═══ Supplied information ═══

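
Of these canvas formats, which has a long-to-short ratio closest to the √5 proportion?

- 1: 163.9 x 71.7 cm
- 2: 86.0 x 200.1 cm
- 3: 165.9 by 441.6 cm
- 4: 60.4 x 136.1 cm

Ratios (long/short): 1 ≈ 2.286; 2 ≈ 2.327; 3 ≈ 2.662; 4 ≈ 2.253.
root-5 ≈ 2.236; option 4 is nearest (Δ 0.017).

4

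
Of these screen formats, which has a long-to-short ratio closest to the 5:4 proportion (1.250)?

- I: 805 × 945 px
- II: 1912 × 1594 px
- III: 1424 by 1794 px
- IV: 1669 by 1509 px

III

Target 5:4 ≈ 1.250.
I: 1.174 (Δ0.076)  II: 1.199 (Δ0.051)  III: 1.260 (Δ0.010)  IV: 1.106 (Δ0.144)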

═══

Nothing but an exact copy of the lines from the first one above through the line holding "- III: 1424 by 1794 px" should be returned.

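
Of these canvas formats, which has a long-to-short ratio closest to the √5 proportion?

- 1: 163.9 x 71.7 cm
- 2: 86.0 x 200.1 cm
- 3: 165.9 by 441.6 cm
- 4: 60.4 x 136.1 cm

Ratios (long/short): 1 ≈ 2.286; 2 ≈ 2.327; 3 ≈ 2.662; 4 ≈ 2.253.
root-5 ≈ 2.236; option 4 is nearest (Δ 0.017).

4

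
Of these screen formats, which has a long-to-short ratio closest to the 5:4 proportion (1.250)?

- I: 805 × 945 px
- II: 1912 × 1594 px
- III: 1424 by 1794 px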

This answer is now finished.